:: SUPPLIED MATERIAL ::
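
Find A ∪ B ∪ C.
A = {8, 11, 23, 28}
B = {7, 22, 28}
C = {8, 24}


A ∪ B = {7, 8, 11, 22, 23, 28}
(A ∪ B) ∪ C = {7, 8, 11, 22, 23, 24, 28}

A ∪ B ∪ C = {7, 8, 11, 22, 23, 24, 28}


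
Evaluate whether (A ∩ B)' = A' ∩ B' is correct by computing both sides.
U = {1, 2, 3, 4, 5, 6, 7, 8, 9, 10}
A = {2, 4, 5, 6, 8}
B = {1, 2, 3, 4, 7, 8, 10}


LHS: A ∩ B = {2, 4, 8}
(A ∩ B)' = U \ (A ∩ B) = {1, 3, 5, 6, 7, 9, 10}
A' = {1, 3, 7, 9, 10}, B' = {5, 6, 9}
Claimed RHS: A' ∩ B' = {9}
Identity is INVALID: LHS = {1, 3, 5, 6, 7, 9, 10} but the RHS claimed here equals {9}. The correct form is (A ∩ B)' = A' ∪ B'.

Identity is invalid: (A ∩ B)' = {1, 3, 5, 6, 7, 9, 10} but A' ∩ B' = {9}. The correct De Morgan law is (A ∩ B)' = A' ∪ B'.


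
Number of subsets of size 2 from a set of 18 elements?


C(n,k) = n! / (k!(n-k)!)
C(18,2) = 18! / (2!16!)
= 153

C(18,2) = 153


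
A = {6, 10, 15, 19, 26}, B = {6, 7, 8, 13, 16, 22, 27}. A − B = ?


A \ B = elements in A but not in B
A = {6, 10, 15, 19, 26}
B = {6, 7, 8, 13, 16, 22, 27}
Remove from A any elements in B
A \ B = {10, 15, 19, 26}

A \ B = {10, 15, 19, 26}


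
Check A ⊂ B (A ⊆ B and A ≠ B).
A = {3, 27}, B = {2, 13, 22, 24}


A ⊂ B requires: A ⊆ B AND A ≠ B.
A ⊆ B? No
A ⊄ B, so A is not a proper subset.

No, A is not a proper subset of B


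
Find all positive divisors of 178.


Checking each candidate:
Condition: positive divisors of 178
Result = {1, 2, 89, 178}

{1, 2, 89, 178}


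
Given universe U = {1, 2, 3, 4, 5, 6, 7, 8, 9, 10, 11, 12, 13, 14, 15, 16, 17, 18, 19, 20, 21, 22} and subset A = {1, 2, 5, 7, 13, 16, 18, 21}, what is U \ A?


Aᶜ = U \ A = elements in U but not in A
U = {1, 2, 3, 4, 5, 6, 7, 8, 9, 10, 11, 12, 13, 14, 15, 16, 17, 18, 19, 20, 21, 22}
A = {1, 2, 5, 7, 13, 16, 18, 21}
Aᶜ = {3, 4, 6, 8, 9, 10, 11, 12, 14, 15, 17, 19, 20, 22}

Aᶜ = {3, 4, 6, 8, 9, 10, 11, 12, 14, 15, 17, 19, 20, 22}


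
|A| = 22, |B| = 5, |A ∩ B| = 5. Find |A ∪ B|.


|A ∪ B| = |A| + |B| - |A ∩ B|
= 22 + 5 - 5
= 22

|A ∪ B| = 22


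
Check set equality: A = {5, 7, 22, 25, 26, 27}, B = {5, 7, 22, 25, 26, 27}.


Two sets are equal iff they have exactly the same elements.
A = {5, 7, 22, 25, 26, 27}
B = {5, 7, 22, 25, 26, 27}
Same elements → A = B

Yes, A = B


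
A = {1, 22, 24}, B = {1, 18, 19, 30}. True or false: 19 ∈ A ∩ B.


A = {1, 22, 24}, B = {1, 18, 19, 30}
A ∩ B = elements in both A and B
A ∩ B = {1}
Checking if 19 ∈ A ∩ B
19 is not in A ∩ B → False

19 ∉ A ∩ B


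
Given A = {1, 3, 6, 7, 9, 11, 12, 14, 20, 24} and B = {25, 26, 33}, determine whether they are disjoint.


Disjoint means A ∩ B = ∅.
A ∩ B = ∅
A ∩ B = ∅, so A and B are disjoint.

Yes, A and B are disjoint


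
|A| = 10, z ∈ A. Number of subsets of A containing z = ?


Subsets of A containing z correspond to subsets of A \ {z}, which has 9 elements.
Count = 2^(n-1) = 2^9
= 512

Number of subsets containing z = 512


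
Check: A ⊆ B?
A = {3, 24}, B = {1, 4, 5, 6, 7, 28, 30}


A ⊆ B means every element of A is in B.
Elements in A not in B: {3, 24}
So A ⊄ B.

No, A ⊄ B


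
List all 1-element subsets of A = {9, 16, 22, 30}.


|A| = 4, so A has C(4,1) = 4 subsets of size 1.
Enumerate by choosing 1 elements from A at a time:
{9}, {16}, {22}, {30}

1-element subsets (4 total): {9}, {16}, {22}, {30}


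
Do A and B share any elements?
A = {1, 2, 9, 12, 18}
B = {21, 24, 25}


Disjoint means A ∩ B = ∅.
A ∩ B = ∅
A ∩ B = ∅, so A and B are disjoint.

No — A and B share no elements (A ∩ B = ∅), so they are disjoint


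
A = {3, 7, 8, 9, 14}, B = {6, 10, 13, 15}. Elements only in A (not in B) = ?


A = {3, 7, 8, 9, 14}
B = {6, 10, 13, 15}
Region: only in A (not in B)
Elements: {3, 7, 8, 9, 14}

Elements only in A (not in B): {3, 7, 8, 9, 14}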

:: PROBLEM TO SOLVE ::
Using the entries above, give again exactly the lines from the line holding "containing z = ?" through the line holding "Check: A ⊆ B?". Include both end lines and nothing else.

:: EXERCISE SOLUTION ::
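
|A| = 10, z ∈ A. Number of subsets of A containing z = ?


Subsets of A containing z correspond to subsets of A \ {z}, which has 9 elements.
Count = 2^(n-1) = 2^9
= 512

Number of subsets containing z = 512


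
Check: A ⊆ B?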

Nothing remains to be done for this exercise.